# [Work request]
Filter the entries beneath this task, copying only the lines that hold the word "Augmented".

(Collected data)
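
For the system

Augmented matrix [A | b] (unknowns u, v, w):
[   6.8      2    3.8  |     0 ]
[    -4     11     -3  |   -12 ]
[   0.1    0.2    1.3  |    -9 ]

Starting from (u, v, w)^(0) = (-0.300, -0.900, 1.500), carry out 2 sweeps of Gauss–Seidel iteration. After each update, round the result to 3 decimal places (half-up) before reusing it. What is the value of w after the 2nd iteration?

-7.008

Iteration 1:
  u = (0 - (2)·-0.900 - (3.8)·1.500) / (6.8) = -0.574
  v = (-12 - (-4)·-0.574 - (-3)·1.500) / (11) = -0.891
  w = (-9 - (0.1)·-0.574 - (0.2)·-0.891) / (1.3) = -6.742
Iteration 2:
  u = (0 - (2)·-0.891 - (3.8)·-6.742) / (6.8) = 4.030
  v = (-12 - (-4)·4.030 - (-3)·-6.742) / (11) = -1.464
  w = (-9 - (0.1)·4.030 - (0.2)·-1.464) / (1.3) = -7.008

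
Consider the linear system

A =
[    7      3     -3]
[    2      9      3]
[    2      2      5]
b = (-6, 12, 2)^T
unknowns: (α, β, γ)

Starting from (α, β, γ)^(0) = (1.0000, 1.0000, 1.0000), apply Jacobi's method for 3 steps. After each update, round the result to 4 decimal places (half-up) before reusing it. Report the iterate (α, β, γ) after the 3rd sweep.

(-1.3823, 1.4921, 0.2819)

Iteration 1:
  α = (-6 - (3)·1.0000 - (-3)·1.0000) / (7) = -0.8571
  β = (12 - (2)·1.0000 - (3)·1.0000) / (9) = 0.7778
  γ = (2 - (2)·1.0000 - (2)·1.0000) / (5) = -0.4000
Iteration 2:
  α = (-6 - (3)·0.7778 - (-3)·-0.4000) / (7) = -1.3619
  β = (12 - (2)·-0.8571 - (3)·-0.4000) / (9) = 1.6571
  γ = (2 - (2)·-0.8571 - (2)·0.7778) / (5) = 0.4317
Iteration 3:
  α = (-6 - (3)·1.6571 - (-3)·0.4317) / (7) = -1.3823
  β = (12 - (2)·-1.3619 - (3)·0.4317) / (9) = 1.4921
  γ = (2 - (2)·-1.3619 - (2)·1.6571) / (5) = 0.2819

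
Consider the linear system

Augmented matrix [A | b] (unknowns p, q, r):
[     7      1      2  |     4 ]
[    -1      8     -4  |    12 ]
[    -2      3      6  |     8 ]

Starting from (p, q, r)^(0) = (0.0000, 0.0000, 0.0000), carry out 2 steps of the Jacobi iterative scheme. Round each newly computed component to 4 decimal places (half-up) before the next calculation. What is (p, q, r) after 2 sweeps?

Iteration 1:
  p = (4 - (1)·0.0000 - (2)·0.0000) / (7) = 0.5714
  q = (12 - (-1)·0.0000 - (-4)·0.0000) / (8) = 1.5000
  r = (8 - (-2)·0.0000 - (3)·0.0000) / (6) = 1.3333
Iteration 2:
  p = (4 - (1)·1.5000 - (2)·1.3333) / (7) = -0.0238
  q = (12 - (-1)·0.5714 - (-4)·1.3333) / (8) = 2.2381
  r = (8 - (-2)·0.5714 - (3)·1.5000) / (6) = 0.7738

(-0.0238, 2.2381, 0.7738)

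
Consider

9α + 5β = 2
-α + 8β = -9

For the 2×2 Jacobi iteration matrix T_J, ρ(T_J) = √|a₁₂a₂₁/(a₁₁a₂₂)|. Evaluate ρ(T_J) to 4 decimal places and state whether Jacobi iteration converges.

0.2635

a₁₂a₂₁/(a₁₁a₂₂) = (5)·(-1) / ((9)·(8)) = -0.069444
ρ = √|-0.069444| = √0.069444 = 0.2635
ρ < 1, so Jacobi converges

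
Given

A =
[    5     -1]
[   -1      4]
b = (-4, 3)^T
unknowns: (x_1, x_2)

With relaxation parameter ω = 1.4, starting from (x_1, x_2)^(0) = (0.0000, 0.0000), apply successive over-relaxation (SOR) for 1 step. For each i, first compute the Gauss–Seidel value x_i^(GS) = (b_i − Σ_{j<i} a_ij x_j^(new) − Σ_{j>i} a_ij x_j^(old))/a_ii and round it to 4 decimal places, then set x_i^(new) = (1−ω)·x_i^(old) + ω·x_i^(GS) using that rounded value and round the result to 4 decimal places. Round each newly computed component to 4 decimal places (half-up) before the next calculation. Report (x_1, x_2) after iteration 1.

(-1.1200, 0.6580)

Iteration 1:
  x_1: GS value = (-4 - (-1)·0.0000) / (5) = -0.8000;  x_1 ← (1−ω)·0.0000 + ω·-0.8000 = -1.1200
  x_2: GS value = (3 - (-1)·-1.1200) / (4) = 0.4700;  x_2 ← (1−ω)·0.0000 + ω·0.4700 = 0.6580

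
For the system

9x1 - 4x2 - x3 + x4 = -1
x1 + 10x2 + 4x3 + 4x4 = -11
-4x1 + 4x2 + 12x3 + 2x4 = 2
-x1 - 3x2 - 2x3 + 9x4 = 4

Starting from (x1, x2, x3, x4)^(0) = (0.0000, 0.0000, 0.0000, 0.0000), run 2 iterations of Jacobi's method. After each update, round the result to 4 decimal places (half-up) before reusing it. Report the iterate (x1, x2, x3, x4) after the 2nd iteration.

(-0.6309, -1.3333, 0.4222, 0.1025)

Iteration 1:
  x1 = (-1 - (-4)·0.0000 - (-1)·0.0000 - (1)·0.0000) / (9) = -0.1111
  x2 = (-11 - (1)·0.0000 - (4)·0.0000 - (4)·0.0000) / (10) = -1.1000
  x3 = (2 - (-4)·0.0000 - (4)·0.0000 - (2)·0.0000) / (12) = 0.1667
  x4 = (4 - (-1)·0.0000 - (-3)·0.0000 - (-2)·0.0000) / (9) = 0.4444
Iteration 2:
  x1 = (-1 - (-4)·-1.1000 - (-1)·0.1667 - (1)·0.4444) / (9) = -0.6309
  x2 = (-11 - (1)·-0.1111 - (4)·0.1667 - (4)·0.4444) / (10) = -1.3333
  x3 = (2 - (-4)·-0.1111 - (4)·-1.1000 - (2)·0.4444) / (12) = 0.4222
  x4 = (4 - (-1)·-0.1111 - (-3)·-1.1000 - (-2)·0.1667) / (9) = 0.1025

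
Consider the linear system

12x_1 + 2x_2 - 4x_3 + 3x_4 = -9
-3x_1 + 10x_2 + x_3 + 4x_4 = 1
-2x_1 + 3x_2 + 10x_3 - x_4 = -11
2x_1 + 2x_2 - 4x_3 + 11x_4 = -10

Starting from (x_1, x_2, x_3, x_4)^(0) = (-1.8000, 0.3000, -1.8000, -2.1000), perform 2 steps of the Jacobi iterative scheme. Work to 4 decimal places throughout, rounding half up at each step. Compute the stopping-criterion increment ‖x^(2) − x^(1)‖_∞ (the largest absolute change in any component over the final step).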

---

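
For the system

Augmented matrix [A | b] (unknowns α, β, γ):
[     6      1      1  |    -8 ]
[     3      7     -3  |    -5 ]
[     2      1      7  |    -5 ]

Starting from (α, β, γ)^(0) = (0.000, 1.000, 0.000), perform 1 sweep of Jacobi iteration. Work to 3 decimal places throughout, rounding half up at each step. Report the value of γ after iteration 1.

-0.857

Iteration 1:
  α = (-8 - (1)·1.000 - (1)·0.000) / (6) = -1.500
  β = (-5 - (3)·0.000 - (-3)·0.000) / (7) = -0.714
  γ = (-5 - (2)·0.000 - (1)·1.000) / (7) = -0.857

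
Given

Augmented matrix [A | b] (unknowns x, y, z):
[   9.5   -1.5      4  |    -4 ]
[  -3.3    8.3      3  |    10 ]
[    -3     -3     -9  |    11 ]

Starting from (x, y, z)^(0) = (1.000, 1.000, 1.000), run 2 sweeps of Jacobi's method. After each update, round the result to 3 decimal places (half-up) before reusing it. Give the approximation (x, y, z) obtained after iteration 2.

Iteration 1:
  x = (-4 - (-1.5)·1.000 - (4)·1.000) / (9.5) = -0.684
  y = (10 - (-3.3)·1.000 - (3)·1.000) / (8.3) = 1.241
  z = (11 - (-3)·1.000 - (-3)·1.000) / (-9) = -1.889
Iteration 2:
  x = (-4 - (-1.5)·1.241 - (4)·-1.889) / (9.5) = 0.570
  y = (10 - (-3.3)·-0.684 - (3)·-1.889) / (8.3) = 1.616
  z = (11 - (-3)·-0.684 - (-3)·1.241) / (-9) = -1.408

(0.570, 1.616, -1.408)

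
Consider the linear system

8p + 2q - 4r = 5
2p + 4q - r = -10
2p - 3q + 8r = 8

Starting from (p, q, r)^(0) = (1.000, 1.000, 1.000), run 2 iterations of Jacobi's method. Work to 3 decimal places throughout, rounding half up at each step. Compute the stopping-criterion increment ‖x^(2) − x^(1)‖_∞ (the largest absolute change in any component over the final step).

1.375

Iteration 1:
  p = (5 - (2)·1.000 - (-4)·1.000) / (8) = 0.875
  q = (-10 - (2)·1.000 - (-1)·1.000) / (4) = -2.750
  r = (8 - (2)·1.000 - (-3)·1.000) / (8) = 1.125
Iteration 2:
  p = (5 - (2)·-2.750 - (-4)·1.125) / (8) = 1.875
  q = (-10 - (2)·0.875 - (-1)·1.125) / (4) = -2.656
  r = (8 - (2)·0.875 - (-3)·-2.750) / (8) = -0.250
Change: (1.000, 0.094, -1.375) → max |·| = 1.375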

...

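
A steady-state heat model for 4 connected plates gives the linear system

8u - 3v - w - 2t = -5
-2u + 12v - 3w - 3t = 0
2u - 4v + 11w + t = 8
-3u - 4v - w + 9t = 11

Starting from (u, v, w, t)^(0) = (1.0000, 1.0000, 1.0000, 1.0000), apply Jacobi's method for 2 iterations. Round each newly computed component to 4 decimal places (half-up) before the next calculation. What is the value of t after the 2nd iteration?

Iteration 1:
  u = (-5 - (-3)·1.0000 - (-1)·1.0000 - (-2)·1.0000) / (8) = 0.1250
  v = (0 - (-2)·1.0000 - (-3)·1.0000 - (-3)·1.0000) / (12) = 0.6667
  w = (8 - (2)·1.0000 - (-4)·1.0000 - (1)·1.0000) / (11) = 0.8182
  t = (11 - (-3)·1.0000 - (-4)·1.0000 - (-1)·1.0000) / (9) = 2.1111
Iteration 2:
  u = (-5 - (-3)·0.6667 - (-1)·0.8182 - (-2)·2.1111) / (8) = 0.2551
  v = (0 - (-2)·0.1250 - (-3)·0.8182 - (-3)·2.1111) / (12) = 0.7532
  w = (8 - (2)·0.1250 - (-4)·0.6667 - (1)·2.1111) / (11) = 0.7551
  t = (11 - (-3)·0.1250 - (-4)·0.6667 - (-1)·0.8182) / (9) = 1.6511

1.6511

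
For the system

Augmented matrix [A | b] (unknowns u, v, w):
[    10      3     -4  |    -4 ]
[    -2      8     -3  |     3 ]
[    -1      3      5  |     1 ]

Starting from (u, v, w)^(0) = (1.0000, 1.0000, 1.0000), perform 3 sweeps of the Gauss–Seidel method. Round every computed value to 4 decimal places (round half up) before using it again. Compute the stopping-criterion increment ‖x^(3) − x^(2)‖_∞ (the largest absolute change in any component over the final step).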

# [Answer for the task]
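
Augmented matrix [A | b] (unknowns u, v, w):
Augmented matrix [A | b] (unknowns p, q, r):
Augmented matrix [A | b] (unknowns α, β, γ):
Augmented matrix [A | b] (unknowns x, y, z):
Augmented matrix [A | b] (unknowns u, v, w):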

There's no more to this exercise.